Problem description: Keeping each line intact, print the whole listing.

>>>

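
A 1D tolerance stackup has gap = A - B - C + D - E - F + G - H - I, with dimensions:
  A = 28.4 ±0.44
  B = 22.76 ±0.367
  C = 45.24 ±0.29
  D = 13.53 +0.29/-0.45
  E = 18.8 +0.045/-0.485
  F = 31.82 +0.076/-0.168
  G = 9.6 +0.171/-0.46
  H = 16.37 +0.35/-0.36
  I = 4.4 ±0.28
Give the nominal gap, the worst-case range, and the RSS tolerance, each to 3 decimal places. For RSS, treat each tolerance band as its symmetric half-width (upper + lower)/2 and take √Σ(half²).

nominal=-87.860 wc=[-90.618,-85.009] rss=0.969

Stack each dimension's contribution:
  +A: nom +28.400 → Σnom=28.400; wc +0.440/-0.440 → slack +0.440/-0.440; half-tol=0.440, Σhalf²=0.193600
  -B: nom -22.760 → Σnom=5.640; wc +0.367/-0.367 → slack +0.807/-0.807; half-tol=0.367, Σhalf²=0.328289
  -C: nom -45.240 → Σnom=-39.600; wc +0.290/-0.290 → slack +1.097/-1.097; half-tol=0.290, Σhalf²=0.412389
  +D: nom +13.530 → Σnom=-26.070; wc +0.290/-0.450 → slack +1.387/-1.547; half-tol=0.370, Σhalf²=0.549289
  -E: nom -18.800 → Σnom=-44.870; wc +0.485/-0.045 → slack +1.872/-1.592; half-tol=0.265, Σhalf²=0.619514
  -F: nom -31.820 → Σnom=-76.690; wc +0.168/-0.076 → slack +2.040/-1.668; half-tol=0.122, Σhalf²=0.634398
  +G: nom +9.600 → Σnom=-67.090; wc +0.171/-0.460 → slack +2.211/-2.128; half-tol=0.316, Σhalf²=0.733938
  -H: nom -16.370 → Σnom=-83.460; wc +0.360/-0.350 → slack +2.571/-2.478; half-tol=0.355, Σhalf²=0.859963
  -I: nom -4.400 → Σnom=-87.860; wc +0.280/-0.280 → slack +2.851/-2.758; half-tol=0.280, Σhalf²=0.938363
Nominal = -87.860. Worst-case = [-87.860 - 2.758, -87.860 + 2.851] = [-90.618, -85.009]. RSS = √0.938363 = 0.969.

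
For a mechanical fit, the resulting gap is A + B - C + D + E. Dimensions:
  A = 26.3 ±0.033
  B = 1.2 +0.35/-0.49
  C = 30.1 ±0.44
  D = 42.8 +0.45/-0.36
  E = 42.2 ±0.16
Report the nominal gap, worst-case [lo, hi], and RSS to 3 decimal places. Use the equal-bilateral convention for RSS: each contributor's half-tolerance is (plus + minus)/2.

nominal=82.400 wc=[80.917,83.833] rss=0.749

Stack each dimension's contribution:
  +A: nom +26.300 → Σnom=26.300; wc +0.033/-0.033 → slack +0.033/-0.033; half-tol=0.033, Σhalf²=0.001089
  +B: nom +1.200 → Σnom=27.500; wc +0.350/-0.490 → slack +0.383/-0.523; half-tol=0.420, Σhalf²=0.177489
  -C: nom -30.100 → Σnom=-2.600; wc +0.440/-0.440 → slack +0.823/-0.963; half-tol=0.440, Σhalf²=0.371089
  +D: nom +42.800 → Σnom=40.200; wc +0.450/-0.360 → slack +1.273/-1.323; half-tol=0.405, Σhalf²=0.535114
  +E: nom +42.200 → Σnom=82.400; wc +0.160/-0.160 → slack +1.433/-1.483; half-tol=0.160, Σhalf²=0.560714
Nominal = 82.400. Worst-case = [82.400 - 1.483, 82.400 + 1.433] = [80.917, 83.833]. RSS = √0.560714 = 0.749.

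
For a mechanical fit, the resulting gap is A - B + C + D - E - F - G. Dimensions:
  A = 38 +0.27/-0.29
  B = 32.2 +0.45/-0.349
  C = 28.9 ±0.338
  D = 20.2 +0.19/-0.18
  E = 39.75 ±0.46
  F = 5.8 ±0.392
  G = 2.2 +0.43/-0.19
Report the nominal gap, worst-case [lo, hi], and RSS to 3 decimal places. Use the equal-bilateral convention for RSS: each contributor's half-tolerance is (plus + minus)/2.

nominal=7.150 wc=[4.610,9.339] rss=0.921

Stack each dimension's contribution:
  +A: nom +38.000 → Σnom=38.000; wc +0.270/-0.290 → slack +0.270/-0.290; half-tol=0.280, Σhalf²=0.078400
  -B: nom -32.200 → Σnom=5.800; wc +0.349/-0.450 → slack +0.619/-0.740; half-tol=0.399, Σhalf²=0.238000
  +C: nom +28.900 → Σnom=34.700; wc +0.338/-0.338 → slack +0.957/-1.078; half-tol=0.338, Σhalf²=0.352244
  +D: nom +20.200 → Σnom=54.900; wc +0.190/-0.180 → slack +1.147/-1.258; half-tol=0.185, Σhalf²=0.386469
  -E: nom -39.750 → Σnom=15.150; wc +0.460/-0.460 → slack +1.607/-1.718; half-tol=0.460, Σhalf²=0.598069
  -F: nom -5.800 → Σnom=9.350; wc +0.392/-0.392 → slack +1.999/-2.110; half-tol=0.392, Σhalf²=0.751733
  -G: nom -2.200 → Σnom=7.150; wc +0.190/-0.430 → slack +2.189/-2.540; half-tol=0.310, Σhalf²=0.847833
Nominal = 7.150. Worst-case = [7.150 - 2.540, 7.150 + 2.189] = [4.610, 9.339]. RSS = √0.847833 = 0.921.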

<<<

Task response:
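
A 1D tolerance stackup has gap = A - B - C + D - E - F + G - H - I, with dimensions:
  A = 28.4 ±0.44
  B = 22.76 ±0.367
  C = 45.24 ±0.29
  D = 13.53 +0.29/-0.45
  E = 18.8 +0.045/-0.485
  F = 31.82 +0.076/-0.168
  G = 9.6 +0.171/-0.46
  H = 16.37 +0.35/-0.36
  I = 4.4 ±0.28
Give the nominal gap, the worst-case range, and the RSS tolerance, each to 3 decimal places. For RSS, treat each tolerance band as its symmetric half-width (upper + lower)/2 and take √Σ(half²).

nominal=-87.860 wc=[-90.618,-85.009] rss=0.969

Stack each dimension's contribution:
  +A: nom +28.400 → Σnom=28.400; wc +0.440/-0.440 → slack +0.440/-0.440; half-tol=0.440, Σhalf²=0.193600
  -B: nom -22.760 → Σnom=5.640; wc +0.367/-0.367 → slack +0.807/-0.807; half-tol=0.367, Σhalf²=0.328289
  -C: nom -45.240 → Σnom=-39.600; wc +0.290/-0.290 → slack +1.097/-1.097; half-tol=0.290, Σhalf²=0.412389
  +D: nom +13.530 → Σnom=-26.070; wc +0.290/-0.450 → slack +1.387/-1.547; half-tol=0.370, Σhalf²=0.549289
  -E: nom -18.800 → Σnom=-44.870; wc +0.485/-0.045 → slack +1.872/-1.592; half-tol=0.265, Σhalf²=0.619514
  -F: nom -31.820 → Σnom=-76.690; wc +0.168/-0.076 → slack +2.040/-1.668; half-tol=0.122, Σhalf²=0.634398
  +G: nom +9.600 → Σnom=-67.090; wc +0.171/-0.460 → slack +2.211/-2.128; half-tol=0.316, Σhalf²=0.733938
  -H: nom -16.370 → Σnom=-83.460; wc +0.360/-0.350 → slack +2.571/-2.478; half-tol=0.355, Σhalf²=0.859963
  -I: nom -4.400 → Σnom=-87.860; wc +0.280/-0.280 → slack +2.851/-2.758; half-tol=0.280, Σhalf²=0.938363
Nominal = -87.860. Worst-case = [-87.860 - 2.758, -87.860 + 2.851] = [-90.618, -85.009]. RSS = √0.938363 = 0.969.

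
For a mechanical fit, the resulting gap is A + B - C + D + E. Dimensions:
  A = 26.3 ±0.033
  B = 1.2 +0.35/-0.49
  C = 30.1 ±0.44
  D = 42.8 +0.45/-0.36
  E = 42.2 ±0.16
Report the nominal gap, worst-case [lo, hi], and RSS to 3 decimal places. Use the equal-bilateral convention for RSS: each contributor's half-tolerance is (plus + minus)/2.

nominal=82.400 wc=[80.917,83.833] rss=0.749

Stack each dimension's contribution:
  +A: nom +26.300 → Σnom=26.300; wc +0.033/-0.033 → slack +0.033/-0.033; half-tol=0.033, Σhalf²=0.001089
  +B: nom +1.200 → Σnom=27.500; wc +0.350/-0.490 → slack +0.383/-0.523; half-tol=0.420, Σhalf²=0.177489
  -C: nom -30.100 → Σnom=-2.600; wc +0.440/-0.440 → slack +0.823/-0.963; half-tol=0.440, Σhalf²=0.371089
  +D: nom +42.800 → Σnom=40.200; wc +0.450/-0.360 → slack +1.273/-1.323; half-tol=0.405, Σhalf²=0.535114
  +E: nom +42.200 → Σnom=82.400; wc +0.160/-0.160 → slack +1.433/-1.483; half-tol=0.160, Σhalf²=0.560714
Nominal = 82.400. Worst-case = [82.400 - 1.483, 82.400 + 1.433] = [80.917, 83.833]. RSS = √0.560714 = 0.749.

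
For a mechanical fit, the resulting gap is A - B + C + D - E - F - G. Dimensions:
  A = 38 +0.27/-0.29
  B = 32.2 +0.45/-0.349
  C = 28.9 ±0.338
  D = 20.2 +0.19/-0.18
  E = 39.75 ±0.46
  F = 5.8 ±0.392
  G = 2.2 +0.43/-0.19
Report the nominal gap, worst-case [lo, hi], and RSS to 3 decimal places. Use the equal-bilateral convention for RSS: each contributor's half-tolerance is (plus + minus)/2.

nominal=7.150 wc=[4.610,9.339] rss=0.921

Stack each dimension's contribution:
  +A: nom +38.000 → Σnom=38.000; wc +0.270/-0.290 → slack +0.270/-0.290; half-tol=0.280, Σhalf²=0.078400
  -B: nom -32.200 → Σnom=5.800; wc +0.349/-0.450 → slack +0.619/-0.740; half-tol=0.399, Σhalf²=0.238000
  +C: nom +28.900 → Σnom=34.700; wc +0.338/-0.338 → slack +0.957/-1.078; half-tol=0.338, Σhalf²=0.352244
  +D: nom +20.200 → Σnom=54.900; wc +0.190/-0.180 → slack +1.147/-1.258; half-tol=0.185, Σhalf²=0.386469
  -E: nom -39.750 → Σnom=15.150; wc +0.460/-0.460 → slack +1.607/-1.718; half-tol=0.460, Σhalf²=0.598069
  -F: nom -5.800 → Σnom=9.350; wc +0.392/-0.392 → slack +1.999/-2.110; half-tol=0.392, Σhalf²=0.751733
  -G: nom -2.200 → Σnom=7.150; wc +0.190/-0.430 → slack +2.189/-2.540; half-tol=0.310, Σhalf²=0.847833
Nominal = 7.150. Worst-case = [7.150 - 2.540, 7.150 + 2.189] = [4.610, 9.339]. RSS = √0.847833 = 0.921.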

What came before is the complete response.